Data section START

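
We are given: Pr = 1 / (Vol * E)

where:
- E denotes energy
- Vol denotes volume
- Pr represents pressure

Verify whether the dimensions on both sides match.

No

E (energy) has dimensions [L^2 M T^-2].
Vol (volume) has dimensions [L^3].
Pr (pressure) has dimensions [L^-1 M T^-2].

Left side: [L^-1 M T^-2]
Right side: [L^-5 M^-1 T^2]

The two sides have different dimensions, so the equation is NOT dimensionally consistent.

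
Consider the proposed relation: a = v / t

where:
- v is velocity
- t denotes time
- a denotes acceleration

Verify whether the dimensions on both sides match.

Yes

v (velocity) has dimensions [L T^-1].
t (time) has dimensions [T].
a (acceleration) has dimensions [L T^-2].

Left side: [L T^-2]
Right side: [L T^-2]

Both sides have the same dimensions, so the equation is dimensionally consistent.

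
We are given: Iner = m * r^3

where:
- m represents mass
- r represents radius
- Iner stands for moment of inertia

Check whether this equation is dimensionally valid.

No

m (mass) has dimensions [M].
r (radius) has dimensions [L].
Iner (moment of inertia) has dimensions [L^2 M].

Left side: [L^2 M]
Right side: [L^3 M]

The two sides have different dimensions, so the equation is NOT dimensionally consistent.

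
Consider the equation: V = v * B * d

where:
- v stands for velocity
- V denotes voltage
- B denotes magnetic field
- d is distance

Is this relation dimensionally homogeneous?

Yes

v (velocity) has dimensions [L T^-1].
V (voltage) has dimensions [I^-1 L^2 M T^-3].
B (magnetic field) has dimensions [I^-1 M T^-2].
d (distance) has dimensions [L].

Left side: [I^-1 L^2 M T^-3]
Right side: [I^-1 L^2 M T^-3]

Both sides have the same dimensions, so the equation is dimensionally consistent.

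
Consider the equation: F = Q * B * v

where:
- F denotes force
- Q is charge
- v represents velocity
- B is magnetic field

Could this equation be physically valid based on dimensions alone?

Yes

F (force) has dimensions [L M T^-2].
Q (charge) has dimensions [I T].
v (velocity) has dimensions [L T^-1].
B (magnetic field) has dimensions [I^-1 M T^-2].

Left side: [L M T^-2]
Right side: [L M T^-2]

Both sides have the same dimensions, so the equation is dimensionally consistent.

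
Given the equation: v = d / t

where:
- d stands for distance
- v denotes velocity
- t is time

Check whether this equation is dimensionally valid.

Yes

d (distance) has dimensions [L].
v (velocity) has dimensions [L T^-1].
t (time) has dimensions [T].

Left side: [L T^-1]
Right side: [L T^-1]

Both sides have the same dimensions, so the equation is dimensionally consistent.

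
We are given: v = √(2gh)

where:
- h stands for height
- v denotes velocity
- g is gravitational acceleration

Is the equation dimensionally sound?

Yes

h (height) has dimensions [L].
v (velocity) has dimensions [L T^-1].
g (gravitational acceleration) has dimensions [L T^-2].

Left side: [L T^-1]
Right side: [L T^-1]

Both sides have the same dimensions, so the equation is dimensionally consistent.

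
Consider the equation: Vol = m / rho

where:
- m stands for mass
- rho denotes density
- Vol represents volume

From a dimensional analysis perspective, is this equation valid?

Yes

m (mass) has dimensions [M].
rho (density) has dimensions [L^-3 M].
Vol (volume) has dimensions [L^3].

Left side: [L^3]
Right side: [L^3]

Both sides have the same dimensions, so the equation is dimensionally consistent.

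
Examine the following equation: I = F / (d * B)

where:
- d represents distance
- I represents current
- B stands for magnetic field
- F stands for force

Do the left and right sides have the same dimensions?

Yes

d (distance) has dimensions [L].
I (current) has dimensions [I].
B (magnetic field) has dimensions [I^-1 M T^-2].
F (force) has dimensions [L M T^-2].

Left side: [I]
Right side: [I]

Both sides have the same dimensions, so the equation is dimensionally consistent.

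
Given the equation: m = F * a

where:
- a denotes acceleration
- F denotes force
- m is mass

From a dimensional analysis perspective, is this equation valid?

No

a (acceleration) has dimensions [L T^-2].
F (force) has dimensions [L M T^-2].
m (mass) has dimensions [M].

Left side: [M]
Right side: [L^2 M T^-4]

The two sides have different dimensions, so the equation is NOT dimensionally consistent.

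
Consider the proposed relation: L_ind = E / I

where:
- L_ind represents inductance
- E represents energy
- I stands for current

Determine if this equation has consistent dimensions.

No

L_ind (inductance) has dimensions [I^-2 L^2 M T^-2].
E (energy) has dimensions [L^2 M T^-2].
I (current) has dimensions [I].

Left side: [I^-2 L^2 M T^-2]
Right side: [I^-1 L^2 M T^-2]

The two sides have different dimensions, so the equation is NOT dimensionally consistent.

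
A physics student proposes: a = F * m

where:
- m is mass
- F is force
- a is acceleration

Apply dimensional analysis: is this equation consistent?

No

m (mass) has dimensions [M].
F (force) has dimensions [L M T^-2].
a (acceleration) has dimensions [L T^-2].

Left side: [L T^-2]
Right side: [L M^2 T^-2]

The two sides have different dimensions, so the equation is NOT dimensionally consistent.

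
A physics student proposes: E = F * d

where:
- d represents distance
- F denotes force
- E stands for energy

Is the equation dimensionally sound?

Yes

d (distance) has dimensions [L].
F (force) has dimensions [L M T^-2].
E (energy) has dimensions [L^2 M T^-2].

Left side: [L^2 M T^-2]
Right side: [L^2 M T^-2]

Both sides have the same dimensions, so the equation is dimensionally consistent.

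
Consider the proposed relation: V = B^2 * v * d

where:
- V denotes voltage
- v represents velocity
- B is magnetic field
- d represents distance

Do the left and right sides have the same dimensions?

No

V (voltage) has dimensions [I^-1 L^2 M T^-3].
v (velocity) has dimensions [L T^-1].
B (magnetic field) has dimensions [I^-1 M T^-2].
d (distance) has dimensions [L].

Left side: [I^-1 L^2 M T^-3]
Right side: [I^-2 L^2 M^2 T^-5]

The two sides have different dimensions, so the equation is NOT dimensionally consistent.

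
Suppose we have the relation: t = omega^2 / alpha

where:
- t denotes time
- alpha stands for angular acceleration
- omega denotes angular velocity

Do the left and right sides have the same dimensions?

No

t (time) has dimensions [T].
alpha (angular acceleration) has dimensions [T^-2].
omega (angular velocity) has dimensions [T^-1].

Left side: [T]
Right side: [dimensionless]

The two sides have different dimensions, so the equation is NOT dimensionally consistent.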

Data section END

_Task brief_. Select every line in the material above where the string "physics" occurs, and copy it.

_Solved exercise_.
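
A physics student proposes: a = F * m
A physics student proposes: E = F * d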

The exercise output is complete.